▶ **ASSIGNMENT**: Go through the material and return every line that contains the string "each".

▶ **TASK INPUT**:
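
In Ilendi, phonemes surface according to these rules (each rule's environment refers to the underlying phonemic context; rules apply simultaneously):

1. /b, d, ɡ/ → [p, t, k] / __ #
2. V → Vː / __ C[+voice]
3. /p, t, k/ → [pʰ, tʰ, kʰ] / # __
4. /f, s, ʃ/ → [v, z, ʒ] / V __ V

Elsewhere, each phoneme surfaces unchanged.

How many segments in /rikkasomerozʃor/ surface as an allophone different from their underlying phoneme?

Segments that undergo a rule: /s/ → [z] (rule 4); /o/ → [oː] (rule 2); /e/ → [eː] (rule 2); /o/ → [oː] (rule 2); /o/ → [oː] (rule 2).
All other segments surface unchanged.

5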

▶ **EXERCISE SOLUTION**:
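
In Ilendi, phonemes surface according to these rules (each rule's environment refers to the underlying phonemic context; rules apply simultaneously):
Elsewhere, each phoneme surfaces unchanged.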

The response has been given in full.